WHAT THIS TASK INVOLVES: With the records in front of you, set every one of them down exactly.

(Dataset entries)
◇ ◇ ◇ ◇

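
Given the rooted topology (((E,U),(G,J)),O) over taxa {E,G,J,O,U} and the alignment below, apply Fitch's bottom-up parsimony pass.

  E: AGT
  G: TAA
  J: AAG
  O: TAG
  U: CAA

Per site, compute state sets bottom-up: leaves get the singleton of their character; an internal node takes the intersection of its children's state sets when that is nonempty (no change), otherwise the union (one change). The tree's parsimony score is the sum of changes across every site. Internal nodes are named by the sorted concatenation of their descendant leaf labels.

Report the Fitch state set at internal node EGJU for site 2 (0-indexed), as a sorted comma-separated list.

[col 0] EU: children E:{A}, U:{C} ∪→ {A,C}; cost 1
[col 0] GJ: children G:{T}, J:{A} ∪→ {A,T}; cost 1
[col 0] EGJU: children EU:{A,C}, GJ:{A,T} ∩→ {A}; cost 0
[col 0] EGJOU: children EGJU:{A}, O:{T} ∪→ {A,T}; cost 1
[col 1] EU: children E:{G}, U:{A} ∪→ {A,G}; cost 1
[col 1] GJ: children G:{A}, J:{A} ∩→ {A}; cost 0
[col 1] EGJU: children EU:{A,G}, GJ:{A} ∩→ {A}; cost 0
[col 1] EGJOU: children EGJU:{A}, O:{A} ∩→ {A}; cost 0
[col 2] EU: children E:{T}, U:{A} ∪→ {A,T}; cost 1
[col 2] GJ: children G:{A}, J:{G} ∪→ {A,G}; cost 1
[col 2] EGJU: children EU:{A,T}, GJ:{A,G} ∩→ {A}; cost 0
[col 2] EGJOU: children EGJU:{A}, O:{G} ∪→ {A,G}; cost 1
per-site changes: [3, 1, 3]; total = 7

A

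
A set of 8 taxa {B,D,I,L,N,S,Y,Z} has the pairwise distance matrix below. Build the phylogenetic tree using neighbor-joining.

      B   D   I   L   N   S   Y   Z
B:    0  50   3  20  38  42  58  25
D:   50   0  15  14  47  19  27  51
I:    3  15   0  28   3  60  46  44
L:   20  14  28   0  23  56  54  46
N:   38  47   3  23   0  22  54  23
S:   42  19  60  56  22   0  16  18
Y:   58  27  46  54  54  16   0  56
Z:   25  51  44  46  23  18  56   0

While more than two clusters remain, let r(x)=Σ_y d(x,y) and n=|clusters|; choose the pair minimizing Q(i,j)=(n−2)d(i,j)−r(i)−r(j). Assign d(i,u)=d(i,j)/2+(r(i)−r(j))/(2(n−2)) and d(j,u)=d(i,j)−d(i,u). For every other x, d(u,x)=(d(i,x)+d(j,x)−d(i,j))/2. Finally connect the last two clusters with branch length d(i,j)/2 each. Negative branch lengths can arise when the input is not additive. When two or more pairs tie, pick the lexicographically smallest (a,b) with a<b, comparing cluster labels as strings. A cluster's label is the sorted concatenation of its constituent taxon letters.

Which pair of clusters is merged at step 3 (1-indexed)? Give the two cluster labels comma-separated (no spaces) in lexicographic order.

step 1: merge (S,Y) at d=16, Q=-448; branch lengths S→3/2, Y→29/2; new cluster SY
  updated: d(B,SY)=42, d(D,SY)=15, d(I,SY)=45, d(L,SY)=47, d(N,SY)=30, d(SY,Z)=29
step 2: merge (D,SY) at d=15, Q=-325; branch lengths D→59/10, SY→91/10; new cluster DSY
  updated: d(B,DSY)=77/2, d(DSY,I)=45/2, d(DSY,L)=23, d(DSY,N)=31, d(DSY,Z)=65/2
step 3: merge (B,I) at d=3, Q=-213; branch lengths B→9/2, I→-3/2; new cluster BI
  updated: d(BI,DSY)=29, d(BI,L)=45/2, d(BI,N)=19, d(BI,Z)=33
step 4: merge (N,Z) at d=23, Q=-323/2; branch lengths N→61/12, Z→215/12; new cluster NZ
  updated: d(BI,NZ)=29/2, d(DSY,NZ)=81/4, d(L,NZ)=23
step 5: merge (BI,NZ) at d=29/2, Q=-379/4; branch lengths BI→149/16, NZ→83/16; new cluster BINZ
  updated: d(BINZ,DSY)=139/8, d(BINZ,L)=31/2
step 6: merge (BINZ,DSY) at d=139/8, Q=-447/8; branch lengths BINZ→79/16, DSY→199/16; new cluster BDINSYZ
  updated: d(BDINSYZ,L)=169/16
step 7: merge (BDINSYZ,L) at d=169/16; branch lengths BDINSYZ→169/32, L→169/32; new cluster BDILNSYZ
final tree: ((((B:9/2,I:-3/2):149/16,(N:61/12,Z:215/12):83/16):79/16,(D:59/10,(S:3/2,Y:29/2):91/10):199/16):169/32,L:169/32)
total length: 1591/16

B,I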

◇ ◇ ◇ ◇

SOLUTION TO THE PROBLEM:
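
Given the rooted topology (((E,U),(G,J)),O) over taxa {E,G,J,O,U} and the alignment below, apply Fitch's bottom-up parsimony pass.

  E: AGT
  G: TAA
  J: AAG
  O: TAG
  U: CAA

Per site, compute state sets bottom-up: leaves get the singleton of their character; an internal node takes the intersection of its children's state sets when that is nonempty (no change), otherwise the union (one change). The tree's parsimony score is the sum of changes across every site. Internal nodes are named by the sorted concatenation of their descendant leaf labels.

Report the Fitch state set at internal node EGJU for site 2 (0-indexed), as a sorted comma-separated list.

[col 0] EU: children E:{A}, U:{C} ∪→ {A,C}; cost 1
[col 0] GJ: children G:{T}, J:{A} ∪→ {A,T}; cost 1
[col 0] EGJU: children EU:{A,C}, GJ:{A,T} ∩→ {A}; cost 0
[col 0] EGJOU: children EGJU:{A}, O:{T} ∪→ {A,T}; cost 1
[col 1] EU: children E:{G}, U:{A} ∪→ {A,G}; cost 1
[col 1] GJ: children G:{A}, J:{A} ∩→ {A}; cost 0
[col 1] EGJU: children EU:{A,G}, GJ:{A} ∩→ {A}; cost 0
[col 1] EGJOU: children EGJU:{A}, O:{A} ∩→ {A}; cost 0
[col 2] EU: children E:{T}, U:{A} ∪→ {A,T}; cost 1
[col 2] GJ: children G:{A}, J:{G} ∪→ {A,G}; cost 1
[col 2] EGJU: children EU:{A,T}, GJ:{A,G} ∩→ {A}; cost 0
[col 2] EGJOU: children EGJU:{A}, O:{G} ∪→ {A,G}; cost 1
per-site changes: [3, 1, 3]; total = 7

A

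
A set of 8 taxa {B,D,I,L,N,S,Y,Z} has the pairwise distance matrix below. Build the phylogenetic tree using neighbor-joining.

      B   D   I   L   N   S   Y   Z
B:    0  50   3  20  38  42  58  25
D:   50   0  15  14  47  19  27  51
I:    3  15   0  28   3  60  46  44
L:   20  14  28   0  23  56  54  46
N:   38  47   3  23   0  22  54  23
S:   42  19  60  56  22   0  16  18
Y:   58  27  46  54  54  16   0  56
Z:   25  51  44  46  23  18  56   0

While more than two clusters remain, let r(x)=Σ_y d(x,y) and n=|clusters|; choose the pair minimizing Q(i,j)=(n−2)d(i,j)−r(i)−r(j). Assign d(i,u)=d(i,j)/2+(r(i)−r(j))/(2(n−2)) and d(j,u)=d(i,j)−d(i,u). For every other x, d(u,x)=(d(i,x)+d(j,x)−d(i,j))/2. Finally connect the last two clusters with branch length d(i,j)/2 each. Negative branch lengths can arise when the input is not additive. When two or more pairs tie, pick the lexicographically smallest (a,b) with a<b, comparing cluster labels as strings. A cluster's label is the sorted concatenation of its constituent taxon letters.

Which pair of clusters is merged at step 3 (1-indexed)? Give the two cluster labels comma-separated (no spaces) in lexicographic order.

step 1: merge (S,Y) at d=16, Q=-448; branch lengths S→3/2, Y→29/2; new cluster SY
  updated: d(B,SY)=42, d(D,SY)=15, d(I,SY)=45, d(L,SY)=47, d(N,SY)=30, d(SY,Z)=29
step 2: merge (D,SY) at d=15, Q=-325; branch lengths D→59/10, SY→91/10; new cluster DSY
  updated: d(B,DSY)=77/2, d(DSY,I)=45/2, d(DSY,L)=23, d(DSY,N)=31, d(DSY,Z)=65/2
step 3: merge (B,I) at d=3, Q=-213; branch lengths B→9/2, I→-3/2; new cluster BI
  updated: d(BI,DSY)=29, d(BI,L)=45/2, d(BI,N)=19, d(BI,Z)=33
step 4: merge (N,Z) at d=23, Q=-323/2; branch lengths N→61/12, Z→215/12; new cluster NZ
  updated: d(BI,NZ)=29/2, d(DSY,NZ)=81/4, d(L,NZ)=23
step 5: merge (BI,NZ) at d=29/2, Q=-379/4; branch lengths BI→149/16, NZ→83/16; new cluster BINZ
  updated: d(BINZ,DSY)=139/8, d(BINZ,L)=31/2
step 6: merge (BINZ,DSY) at d=139/8, Q=-447/8; branch lengths BINZ→79/16, DSY→199/16; new cluster BDINSYZ
  updated: d(BDINSYZ,L)=169/16
step 7: merge (BDINSYZ,L) at d=169/16; branch lengths BDINSYZ→169/32, L→169/32; new cluster BDILNSYZ
final tree: ((((B:9/2,I:-3/2):149/16,(N:61/12,Z:215/12):83/16):79/16,(D:59/10,(S:3/2,Y:29/2):91/10):199/16):169/32,L:169/32)
total length: 1591/16

B,I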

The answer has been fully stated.